Scan the material below and copy every line holding the word "table".

··········

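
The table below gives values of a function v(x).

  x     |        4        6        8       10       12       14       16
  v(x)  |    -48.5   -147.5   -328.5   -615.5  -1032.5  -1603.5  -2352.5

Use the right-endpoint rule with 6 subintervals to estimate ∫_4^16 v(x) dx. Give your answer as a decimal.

Δx = 2.
Sum = 2·[(-147.5) + (-328.5) + (-615.5) + (-1032.5) + (-1603.5) + (-2352.5)] = -12160.

-12160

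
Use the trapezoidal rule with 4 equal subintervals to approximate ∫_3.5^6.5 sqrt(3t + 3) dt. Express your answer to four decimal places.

Δt = (6.5 − 3.5)/4 = 0.75.
f(3.5) ≈ 3.6742, f(4.25) ≈ 3.9686, f(5) ≈ 4.2426, f(5.75) ≈ 4.5000, f(6.5) ≈ 4.7434.
T_4 = (Δt/2)·[f(t_0) + 2f(t_1) + 2f(t_2) + 2f(t_3) + f(t_4)].
Sum ≈ 12.6901.

12.6901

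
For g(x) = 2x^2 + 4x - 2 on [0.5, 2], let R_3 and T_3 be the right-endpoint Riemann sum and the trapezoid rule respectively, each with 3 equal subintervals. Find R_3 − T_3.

3.375

R_3 = 13.25.
T_3 = 9.875.
R_3 − T_3 = 3.375.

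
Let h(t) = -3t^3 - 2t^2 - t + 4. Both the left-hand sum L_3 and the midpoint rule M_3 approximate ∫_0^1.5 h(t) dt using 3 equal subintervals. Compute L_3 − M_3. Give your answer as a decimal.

3.2109375

L_3 = 2.3125.
M_3 = -0.8984375.
L_3 − M_3 = 3.2109375.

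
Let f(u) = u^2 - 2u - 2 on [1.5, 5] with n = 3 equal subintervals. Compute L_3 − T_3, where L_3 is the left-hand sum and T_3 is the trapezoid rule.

L_3 ≈ 2.398148.
T_3 ≈ 11.585648.
L_3 − T_3 = -9.1875.

-9.1875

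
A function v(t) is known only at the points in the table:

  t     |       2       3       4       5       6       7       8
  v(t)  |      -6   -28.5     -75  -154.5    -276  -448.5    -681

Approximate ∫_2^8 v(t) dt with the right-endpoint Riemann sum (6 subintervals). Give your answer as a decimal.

-1663.5

Δt = 1.
Sum = 1·[(-28.5) + (-75) + (-154.5) + (-276) + (-448.5) + (-681)] = -1663.5.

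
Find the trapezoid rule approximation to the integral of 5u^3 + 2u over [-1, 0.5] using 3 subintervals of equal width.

Δu = (0.5 − (-1))/3 = 0.5.
f(-1) = -7, f(-0.5) = -1.625, f(0) = 0, f(0.5) = 1.625.
T_3 = (Δu/2)·[f(u_0) + 2f(u_1) + 2f(u_2) + f(u_3)].
Sum = -2.15625.

-2.15625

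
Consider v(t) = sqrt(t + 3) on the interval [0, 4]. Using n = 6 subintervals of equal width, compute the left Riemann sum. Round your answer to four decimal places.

8.5745

Δt = (4 − 0)/6 = 2/3.
Left endpoints: 0, 2/3, 4/3, 2, 8/3, 10/3.
v(0) ≈ 1.7321, v(2/3) ≈ 1.9149, v(4/3) ≈ 2.0817, v(2) ≈ 2.2361, v(8/3) ≈ 2.3805, v(10/3) ≈ 2.5166.
Sum = Δt · [v(0) + v(2/3) + v(4/3) + ...].
Sum ≈ 8.5745.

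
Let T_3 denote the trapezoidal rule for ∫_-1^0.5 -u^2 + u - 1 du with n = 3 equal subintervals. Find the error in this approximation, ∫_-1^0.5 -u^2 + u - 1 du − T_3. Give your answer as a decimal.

Exact integral: ∫_-1^0.5 f(u) du = -2.25.
T_3 = -2.3125.
Error = -2.25 − (-2.3125) = 0.0625.

0.0625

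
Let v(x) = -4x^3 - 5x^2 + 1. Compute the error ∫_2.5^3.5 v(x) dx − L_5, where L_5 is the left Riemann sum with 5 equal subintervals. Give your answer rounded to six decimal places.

Exact integral: ∫_2.5^3.5 v(x) dx ≈ -155.41666667.
L_5 = -141.79.
Error ≈ -155.41666667 − (-141.79) ≈ -13.626667.

-13.626667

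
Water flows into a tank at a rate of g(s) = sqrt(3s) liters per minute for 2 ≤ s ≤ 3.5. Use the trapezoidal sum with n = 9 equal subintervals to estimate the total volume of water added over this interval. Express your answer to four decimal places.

Δs = (3.5 − 2)/9 = 1/6.
g(2) ≈ 2.4495, g(13/6) ≈ 2.5495, g(7/3) ≈ 2.6458, g(2.5) ≈ 2.7386, g(8/3) ≈ 2.8284, g(17/6) ≈ 2.9155, g(3) ≈ 3.0000, g(19/6) ≈ 3.0822, g(10/3) ≈ 3.1623, g(3.5) ≈ 3.2404.
T_9 = (Δs/2)·[g(s_0) + 2g(s_1) + ... + 2g(s_{8}) + g(s_9)].
Sum ≈ 4.2945.

4.2945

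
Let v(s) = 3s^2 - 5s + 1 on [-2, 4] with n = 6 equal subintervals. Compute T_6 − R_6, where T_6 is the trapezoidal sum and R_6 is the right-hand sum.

-3

T_6 = 51.
R_6 = 54.
T_6 − R_6 = -3.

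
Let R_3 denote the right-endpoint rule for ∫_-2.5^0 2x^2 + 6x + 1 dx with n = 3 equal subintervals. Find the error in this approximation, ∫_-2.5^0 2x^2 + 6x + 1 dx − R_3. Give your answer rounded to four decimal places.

Exact integral: ∫_-2.5^0 f(x) dx ≈ -5.833333.
R_3 ≈ -4.212963.
Error ≈ -5.833333 − (-4.212963) ≈ -1.6204.

-1.6204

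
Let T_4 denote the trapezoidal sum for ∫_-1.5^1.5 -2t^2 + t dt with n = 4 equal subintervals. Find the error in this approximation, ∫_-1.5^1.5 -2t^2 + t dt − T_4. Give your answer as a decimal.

0.5625

Exact integral: ∫_-1.5^1.5 f(t) dt = -4.5.
T_4 = -5.0625.
Error = -4.5 − (-5.0625) = 0.5625.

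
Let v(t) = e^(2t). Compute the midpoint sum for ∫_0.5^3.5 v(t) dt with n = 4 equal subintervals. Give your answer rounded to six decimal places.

498.856539

Δt = (3.5 − 0.5)/4 = 0.75.
Midpoints: 0.875, 1.625, 2.375, 3.125.
v(0.875) ≈ 5.754603, v(1.625) ≈ 25.790340, v(2.375) ≈ 115.584285, v(3.125) ≈ 518.012825.
Sum = Δt · [v(0.875) + v(1.625) + v(2.375) + v(3.125)].
Sum ≈ 498.856539.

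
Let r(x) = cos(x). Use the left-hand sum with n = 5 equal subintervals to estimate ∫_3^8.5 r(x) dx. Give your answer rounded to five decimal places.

Δx = (8.5 − 3)/5 = 1.1.
Left endpoints: 3, 4.1, 5.2, 6.3, 7.4.
r(3) ≈ -0.98999, r(4.1) ≈ -0.57482, r(5.2) ≈ 0.46852, r(6.3) ≈ 0.99986, r(7.4) ≈ 0.43855.
Sum = Δx · [r(3) + r(4.1) + r(5.2) + r(6.3) + r(7.4)].
Sum ≈ 0.37632.

0.37632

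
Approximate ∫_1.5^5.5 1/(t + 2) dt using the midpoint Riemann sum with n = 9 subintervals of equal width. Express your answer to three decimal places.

0.762

Δt = (5.5 − 1.5)/9 = 4/9.
Midpoints: 31/18, 13/6, 47/18, 55/18, 3.5, 71/18, 79/18, 29/6, 95/18.
f(31/18) = 18/67, f(13/6) = 0.24, f(47/18) = 18/83, f(55/18) = 18/91, f(3.5) = 2/11, f(71/18) = 18/107, f(79/18) = 18/115, f(29/6) = 6/41, f(95/18) = 18/131.
Sum = Δt · [f(31/18) + f(13/6) + f(47/18) + ...].
Sum ≈ 0.762.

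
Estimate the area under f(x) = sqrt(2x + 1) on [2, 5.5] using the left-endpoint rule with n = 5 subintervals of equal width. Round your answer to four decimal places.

Δx = (5.5 − 2)/5 = 0.7.
Left endpoints: 2, 2.7, 3.4, 4.1, 4.8.
f(2) ≈ 2.2361, f(2.7) ≈ 2.5298, f(3.4) ≈ 2.7928, f(4.1) ≈ 3.0332, f(4.8) ≈ 3.2558.
Sum = Δx · [f(2) + f(2.7) + f(3.4) + f(4.1) + f(4.8)].
Sum ≈ 9.6934.

9.6934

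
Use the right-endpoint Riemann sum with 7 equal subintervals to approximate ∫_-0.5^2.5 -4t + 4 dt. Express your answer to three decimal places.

-2.571

Δt = (2.5 − (-0.5))/7 = 3/7.
Right endpoints: -1/14, 5/14, 11/14, 17/14, 23/14, 29/14, 2.5.
f(-1/14) = 30/7, f(5/14) = 18/7, f(11/14) = 6/7, f(17/14) = -6/7, f(23/14) = -18/7, f(29/14) = -30/7, f(2.5) = -6.
Sum = Δt · [f(-1/14) + f(5/14) + f(11/14) + ...].
Sum ≈ -2.571.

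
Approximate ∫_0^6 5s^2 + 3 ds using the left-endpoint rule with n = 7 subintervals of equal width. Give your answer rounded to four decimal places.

304.5306

Δs = (6 − 0)/7 = 6/7.
Left endpoints: 0, 6/7, 12/7, 18/7, 24/7, 30/7, 36/7.
f(0) = 3, f(6/7) = 327/49, f(12/7) = 867/49, f(18/7) = 1767/49, f(24/7) = 3027/49, f(30/7) = 4647/49, f(36/7) = 6627/49.
Sum = Δs · [f(0) + f(6/7) + f(12/7) + ...].
Sum ≈ 304.5306.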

··········

#### ANSWER BOX
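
The table below gives values of a function v(x).
A function v(t) is known only at the points in the table: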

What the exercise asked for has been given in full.